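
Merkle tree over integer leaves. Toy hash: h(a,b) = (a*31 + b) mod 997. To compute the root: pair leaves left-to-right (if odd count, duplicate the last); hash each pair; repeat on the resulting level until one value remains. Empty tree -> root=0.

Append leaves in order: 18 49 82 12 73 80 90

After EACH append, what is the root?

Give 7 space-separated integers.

Answer: 18 607 504 434 470 694 234

Derivation:
After append 18 (leaves=[18]):
  L0: [18]
  root=18
After append 49 (leaves=[18, 49]):
  L0: [18, 49]
  L1: h(18,49)=(18*31+49)%997=607 -> [607]
  root=607
After append 82 (leaves=[18, 49, 82]):
  L0: [18, 49, 82]
  L1: h(18,49)=(18*31+49)%997=607 h(82,82)=(82*31+82)%997=630 -> [607, 630]
  L2: h(607,630)=(607*31+630)%997=504 -> [504]
  root=504
After append 12 (leaves=[18, 49, 82, 12]):
  L0: [18, 49, 82, 12]
  L1: h(18,49)=(18*31+49)%997=607 h(82,12)=(82*31+12)%997=560 -> [607, 560]
  L2: h(607,560)=(607*31+560)%997=434 -> [434]
  root=434
After append 73 (leaves=[18, 49, 82, 12, 73]):
  L0: [18, 49, 82, 12, 73]
  L1: h(18,49)=(18*31+49)%997=607 h(82,12)=(82*31+12)%997=560 h(73,73)=(73*31+73)%997=342 -> [607, 560, 342]
  L2: h(607,560)=(607*31+560)%997=434 h(342,342)=(342*31+342)%997=974 -> [434, 974]
  L3: h(434,974)=(434*31+974)%997=470 -> [470]
  root=470
After append 80 (leaves=[18, 49, 82, 12, 73, 80]):
  L0: [18, 49, 82, 12, 73, 80]
  L1: h(18,49)=(18*31+49)%997=607 h(82,12)=(82*31+12)%997=560 h(73,80)=(73*31+80)%997=349 -> [607, 560, 349]
  L2: h(607,560)=(607*31+560)%997=434 h(349,349)=(349*31+349)%997=201 -> [434, 201]
  L3: h(434,201)=(434*31+201)%997=694 -> [694]
  root=694
After append 90 (leaves=[18, 49, 82, 12, 73, 80, 90]):
  L0: [18, 49, 82, 12, 73, 80, 90]
  L1: h(18,49)=(18*31+49)%997=607 h(82,12)=(82*31+12)%997=560 h(73,80)=(73*31+80)%997=349 h(90,90)=(90*31+90)%997=886 -> [607, 560, 349, 886]
  L2: h(607,560)=(607*31+560)%997=434 h(349,886)=(349*31+886)%997=738 -> [434, 738]
  L3: h(434,738)=(434*31+738)%997=234 -> [234]
  root=234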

:::

How to complete this task:
Each of the records should be written out precisely as given.

Output of the exercise:
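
Merkle tree over integer leaves. Toy hash: h(a,b) = (a*31 + b) mod 997. To compute the root: pair leaves left-to-right (if odd count, duplicate the last); hash each pair; repeat on the resulting level until one value remains. Empty tree -> root=0.

Append leaves in order: 18 49 82 12 73 80 90

After EACH append, what is the root?

Give 7 space-separated integers.

Answer: 18 607 504 434 470 694 234

Derivation:
After append 18 (leaves=[18]):
  L0: [18]
  root=18
After append 49 (leaves=[18, 49]):
  L0: [18, 49]
  L1: h(18,49)=(18*31+49)%997=607 -> [607]
  root=607
After append 82 (leaves=[18, 49, 82]):
  L0: [18, 49, 82]
  L1: h(18,49)=(18*31+49)%997=607 h(82,82)=(82*31+82)%997=630 -> [607, 630]
  L2: h(607,630)=(607*31+630)%997=504 -> [504]
  root=504
After append 12 (leaves=[18, 49, 82, 12]):
  L0: [18, 49, 82, 12]
  L1: h(18,49)=(18*31+49)%997=607 h(82,12)=(82*31+12)%997=560 -> [607, 560]
  L2: h(607,560)=(607*31+560)%997=434 -> [434]
  root=434
After append 73 (leaves=[18, 49, 82, 12, 73]):
  L0: [18, 49, 82, 12, 73]
  L1: h(18,49)=(18*31+49)%997=607 h(82,12)=(82*31+12)%997=560 h(73,73)=(73*31+73)%997=342 -> [607, 560, 342]
  L2: h(607,560)=(607*31+560)%997=434 h(342,342)=(342*31+342)%997=974 -> [434, 974]
  L3: h(434,974)=(434*31+974)%997=470 -> [470]
  root=470
After append 80 (leaves=[18, 49, 82, 12, 73, 80]):
  L0: [18, 49, 82, 12, 73, 80]
  L1: h(18,49)=(18*31+49)%997=607 h(82,12)=(82*31+12)%997=560 h(73,80)=(73*31+80)%997=349 -> [607, 560, 349]
  L2: h(607,560)=(607*31+560)%997=434 h(349,349)=(349*31+349)%997=201 -> [434, 201]
  L3: h(434,201)=(434*31+201)%997=694 -> [694]
  root=694
After append 90 (leaves=[18, 49, 82, 12, 73, 80, 90]):
  L0: [18, 49, 82, 12, 73, 80, 90]
  L1: h(18,49)=(18*31+49)%997=607 h(82,12)=(82*31+12)%997=560 h(73,80)=(73*31+80)%997=349 h(90,90)=(90*31+90)%997=886 -> [607, 560, 349, 886]
  L2: h(607,560)=(607*31+560)%997=434 h(349,886)=(349*31+886)%997=738 -> [434, 738]
  L3: h(434,738)=(434*31+738)%997=234 -> [234]
  root=234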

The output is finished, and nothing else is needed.